-- Opening Marker --
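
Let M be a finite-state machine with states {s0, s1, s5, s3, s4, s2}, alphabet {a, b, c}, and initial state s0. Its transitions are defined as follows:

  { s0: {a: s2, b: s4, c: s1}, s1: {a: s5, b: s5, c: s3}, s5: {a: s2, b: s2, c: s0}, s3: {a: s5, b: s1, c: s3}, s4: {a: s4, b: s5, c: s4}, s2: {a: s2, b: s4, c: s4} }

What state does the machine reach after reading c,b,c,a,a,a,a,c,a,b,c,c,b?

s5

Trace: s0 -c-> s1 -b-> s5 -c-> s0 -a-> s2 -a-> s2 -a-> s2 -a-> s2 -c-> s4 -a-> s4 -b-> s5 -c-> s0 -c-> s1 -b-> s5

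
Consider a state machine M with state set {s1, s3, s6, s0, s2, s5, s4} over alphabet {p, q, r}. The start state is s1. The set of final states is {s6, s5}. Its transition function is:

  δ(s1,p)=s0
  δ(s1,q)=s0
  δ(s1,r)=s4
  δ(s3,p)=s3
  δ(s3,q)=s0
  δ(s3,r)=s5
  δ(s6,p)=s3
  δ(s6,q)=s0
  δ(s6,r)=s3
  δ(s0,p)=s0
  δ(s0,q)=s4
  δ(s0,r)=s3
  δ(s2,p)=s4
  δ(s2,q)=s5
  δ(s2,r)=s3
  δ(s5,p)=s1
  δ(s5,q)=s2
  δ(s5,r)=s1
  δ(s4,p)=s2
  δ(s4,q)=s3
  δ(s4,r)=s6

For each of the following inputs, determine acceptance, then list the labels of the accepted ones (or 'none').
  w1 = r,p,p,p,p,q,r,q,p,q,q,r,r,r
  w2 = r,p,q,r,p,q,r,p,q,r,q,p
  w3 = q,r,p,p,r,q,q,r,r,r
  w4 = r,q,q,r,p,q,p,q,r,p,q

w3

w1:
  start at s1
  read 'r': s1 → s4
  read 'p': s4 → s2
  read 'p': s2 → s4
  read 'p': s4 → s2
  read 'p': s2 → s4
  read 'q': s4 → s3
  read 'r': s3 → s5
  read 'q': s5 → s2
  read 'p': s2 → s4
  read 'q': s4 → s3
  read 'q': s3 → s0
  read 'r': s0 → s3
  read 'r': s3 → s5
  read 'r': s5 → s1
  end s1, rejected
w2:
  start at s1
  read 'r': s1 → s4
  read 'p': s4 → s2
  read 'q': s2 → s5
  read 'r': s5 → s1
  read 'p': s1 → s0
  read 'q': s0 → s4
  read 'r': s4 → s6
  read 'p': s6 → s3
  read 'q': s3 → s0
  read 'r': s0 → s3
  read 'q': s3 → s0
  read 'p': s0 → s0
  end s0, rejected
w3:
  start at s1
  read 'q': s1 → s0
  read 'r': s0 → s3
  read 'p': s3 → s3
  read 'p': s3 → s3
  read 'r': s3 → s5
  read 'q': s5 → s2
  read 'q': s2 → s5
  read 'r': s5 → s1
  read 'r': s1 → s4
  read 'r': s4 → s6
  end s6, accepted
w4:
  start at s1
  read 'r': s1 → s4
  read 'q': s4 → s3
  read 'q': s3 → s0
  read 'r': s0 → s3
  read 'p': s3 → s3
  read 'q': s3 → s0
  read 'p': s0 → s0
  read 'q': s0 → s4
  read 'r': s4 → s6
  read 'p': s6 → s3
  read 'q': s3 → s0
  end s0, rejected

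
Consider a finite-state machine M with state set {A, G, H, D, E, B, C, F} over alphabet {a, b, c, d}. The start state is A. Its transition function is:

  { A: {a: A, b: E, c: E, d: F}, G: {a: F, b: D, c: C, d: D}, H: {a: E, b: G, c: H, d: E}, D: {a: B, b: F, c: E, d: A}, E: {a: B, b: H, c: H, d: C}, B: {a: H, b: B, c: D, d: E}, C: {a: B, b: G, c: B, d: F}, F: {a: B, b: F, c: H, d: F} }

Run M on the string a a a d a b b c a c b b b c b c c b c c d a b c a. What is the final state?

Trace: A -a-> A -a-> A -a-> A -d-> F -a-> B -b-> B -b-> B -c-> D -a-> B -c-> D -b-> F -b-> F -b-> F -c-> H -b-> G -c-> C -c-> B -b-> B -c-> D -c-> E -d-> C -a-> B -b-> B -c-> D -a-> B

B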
-- Closing Marker --
TASK REQUIREMENTS
Print all the records precisely.

OUTPUT OF THE TASK
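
Let M be a finite-state machine with states {s0, s1, s5, s3, s4, s2}, alphabet {a, b, c}, and initial state s0. Its transitions are defined as follows:

  { s0: {a: s2, b: s4, c: s1}, s1: {a: s5, b: s5, c: s3}, s5: {a: s2, b: s2, c: s0}, s3: {a: s5, b: s1, c: s3}, s4: {a: s4, b: s5, c: s4}, s2: {a: s2, b: s4, c: s4} }

What state does the machine reach after reading c,b,c,a,a,a,a,c,a,b,c,c,b?

s5

Trace: s0 -c-> s1 -b-> s5 -c-> s0 -a-> s2 -a-> s2 -a-> s2 -a-> s2 -c-> s4 -a-> s4 -b-> s5 -c-> s0 -c-> s1 -b-> s5

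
Consider a state machine M with state set {s1, s3, s6, s0, s2, s5, s4} over alphabet {p, q, r}. The start state is s1. The set of final states is {s6, s5}. Its transition function is:

  δ(s1,p)=s0
  δ(s1,q)=s0
  δ(s1,r)=s4
  δ(s3,p)=s3
  δ(s3,q)=s0
  δ(s3,r)=s5
  δ(s6,p)=s3
  δ(s6,q)=s0
  δ(s6,r)=s3
  δ(s0,p)=s0
  δ(s0,q)=s4
  δ(s0,r)=s3
  δ(s2,p)=s4
  δ(s2,q)=s5
  δ(s2,r)=s3
  δ(s5,p)=s1
  δ(s5,q)=s2
  δ(s5,r)=s1
  δ(s4,p)=s2
  δ(s4,q)=s3
  δ(s4,r)=s6

For each of the following inputs, determine acceptance, then list the labels of the accepted ones (or 'none').
  w1 = r,p,p,p,p,q,r,q,p,q,q,r,r,r
  w2 = r,p,q,r,p,q,r,p,q,r,q,p
  w3 = q,r,p,p,r,q,q,r,r,r
  w4 = r,q,q,r,p,q,p,q,r,p,q

w3

w1:
  start at s1
  read 'r': s1 → s4
  read 'p': s4 → s2
  read 'p': s2 → s4
  read 'p': s4 → s2
  read 'p': s2 → s4
  read 'q': s4 → s3
  read 'r': s3 → s5
  read 'q': s5 → s2
  read 'p': s2 → s4
  read 'q': s4 → s3
  read 'q': s3 → s0
  read 'r': s0 → s3
  read 'r': s3 → s5
  read 'r': s5 → s1
  end s1, rejected
w2:
  start at s1
  read 'r': s1 → s4
  read 'p': s4 → s2
  read 'q': s2 → s5
  read 'r': s5 → s1
  read 'p': s1 → s0
  read 'q': s0 → s4
  read 'r': s4 → s6
  read 'p': s6 → s3
  read 'q': s3 → s0
  read 'r': s0 → s3
  read 'q': s3 → s0
  read 'p': s0 → s0
  end s0, rejected
w3:
  start at s1
  read 'q': s1 → s0
  read 'r': s0 → s3
  read 'p': s3 → s3
  read 'p': s3 → s3
  read 'r': s3 → s5
  read 'q': s5 → s2
  read 'q': s2 → s5
  read 'r': s5 → s1
  read 'r': s1 → s4
  read 'r': s4 → s6
  end s6, accepted
w4:
  start at s1
  read 'r': s1 → s4
  read 'q': s4 → s3
  read 'q': s3 → s0
  read 'r': s0 → s3
  read 'p': s3 → s3
  read 'q': s3 → s0
  read 'p': s0 → s0
  read 'q': s0 → s4
  read 'r': s4 → s6
  read 'p': s6 → s3
  read 'q': s3 → s0
  end s0, rejected

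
Consider a finite-state machine M with state set {A, G, H, D, E, B, C, F} over alphabet {a, b, c, d}. The start state is A. Its transition function is:

  { A: {a: A, b: E, c: E, d: F}, G: {a: F, b: D, c: C, d: D}, H: {a: E, b: G, c: H, d: E}, D: {a: B, b: F, c: E, d: A}, E: {a: B, b: H, c: H, d: C}, B: {a: H, b: B, c: D, d: E}, C: {a: B, b: G, c: B, d: F}, F: {a: B, b: F, c: H, d: F} }

Run M on the string a a a d a b b c a c b b b c b c c b c c d a b c a. What is the final state?

Trace: A -a-> A -a-> A -a-> A -d-> F -a-> B -b-> B -b-> B -c-> D -a-> B -c-> D -b-> F -b-> F -b-> F -c-> H -b-> G -c-> C -c-> B -b-> B -c-> D -c-> E -d-> C -a-> B -b-> B -c-> D -a-> B

B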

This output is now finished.